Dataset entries
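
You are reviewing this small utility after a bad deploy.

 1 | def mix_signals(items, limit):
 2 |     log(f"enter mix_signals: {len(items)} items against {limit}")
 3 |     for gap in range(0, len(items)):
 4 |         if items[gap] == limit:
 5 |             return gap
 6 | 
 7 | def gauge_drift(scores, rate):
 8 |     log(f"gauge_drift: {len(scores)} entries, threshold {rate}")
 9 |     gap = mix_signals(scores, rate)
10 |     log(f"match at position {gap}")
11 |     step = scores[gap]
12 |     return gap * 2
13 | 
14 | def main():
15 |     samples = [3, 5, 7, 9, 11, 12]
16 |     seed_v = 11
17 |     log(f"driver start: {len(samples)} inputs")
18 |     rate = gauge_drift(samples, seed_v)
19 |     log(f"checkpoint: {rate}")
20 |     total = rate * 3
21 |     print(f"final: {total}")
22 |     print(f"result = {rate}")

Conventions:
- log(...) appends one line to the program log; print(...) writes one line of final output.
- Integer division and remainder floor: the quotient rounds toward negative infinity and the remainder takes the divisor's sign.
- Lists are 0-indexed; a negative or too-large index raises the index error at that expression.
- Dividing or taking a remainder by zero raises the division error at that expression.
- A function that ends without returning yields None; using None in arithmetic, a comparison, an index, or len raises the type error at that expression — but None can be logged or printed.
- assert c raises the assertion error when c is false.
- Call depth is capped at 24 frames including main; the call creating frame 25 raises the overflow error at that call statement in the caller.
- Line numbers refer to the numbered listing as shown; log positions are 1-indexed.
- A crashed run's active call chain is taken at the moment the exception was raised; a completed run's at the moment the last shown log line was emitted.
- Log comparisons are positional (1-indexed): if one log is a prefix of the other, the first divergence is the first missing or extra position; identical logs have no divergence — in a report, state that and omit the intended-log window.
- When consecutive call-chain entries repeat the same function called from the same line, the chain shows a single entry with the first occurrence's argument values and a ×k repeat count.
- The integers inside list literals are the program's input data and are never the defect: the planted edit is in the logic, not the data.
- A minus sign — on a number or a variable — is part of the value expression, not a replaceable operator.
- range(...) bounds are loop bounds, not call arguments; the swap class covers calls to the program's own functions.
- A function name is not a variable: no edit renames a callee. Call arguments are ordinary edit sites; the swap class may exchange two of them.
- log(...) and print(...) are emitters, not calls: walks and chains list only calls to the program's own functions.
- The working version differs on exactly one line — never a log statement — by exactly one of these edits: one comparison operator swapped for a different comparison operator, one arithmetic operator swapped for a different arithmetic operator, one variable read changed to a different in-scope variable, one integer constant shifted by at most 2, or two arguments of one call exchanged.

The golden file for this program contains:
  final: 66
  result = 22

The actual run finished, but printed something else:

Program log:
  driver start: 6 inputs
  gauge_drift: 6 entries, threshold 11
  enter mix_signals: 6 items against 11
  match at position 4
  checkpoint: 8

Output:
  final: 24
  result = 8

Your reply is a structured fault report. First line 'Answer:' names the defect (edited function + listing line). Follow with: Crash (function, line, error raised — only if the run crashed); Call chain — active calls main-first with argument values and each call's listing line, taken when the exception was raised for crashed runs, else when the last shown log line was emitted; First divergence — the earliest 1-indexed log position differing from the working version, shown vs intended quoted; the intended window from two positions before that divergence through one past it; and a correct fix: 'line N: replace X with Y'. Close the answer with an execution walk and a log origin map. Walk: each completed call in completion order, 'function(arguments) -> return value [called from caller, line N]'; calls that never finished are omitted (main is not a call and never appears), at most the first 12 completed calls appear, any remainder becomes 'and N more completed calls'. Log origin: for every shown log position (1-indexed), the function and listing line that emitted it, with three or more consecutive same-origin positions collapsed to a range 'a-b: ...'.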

WHAT TO WORK ON: The result is a copy of every line above where the word "final" shows up.

RESULT FOR THIS TASK:
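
21 |     print(f"final: {total}")
- log(...) appends one line to the program log; print(...) writes one line of final output.
  final: 66
  final: 24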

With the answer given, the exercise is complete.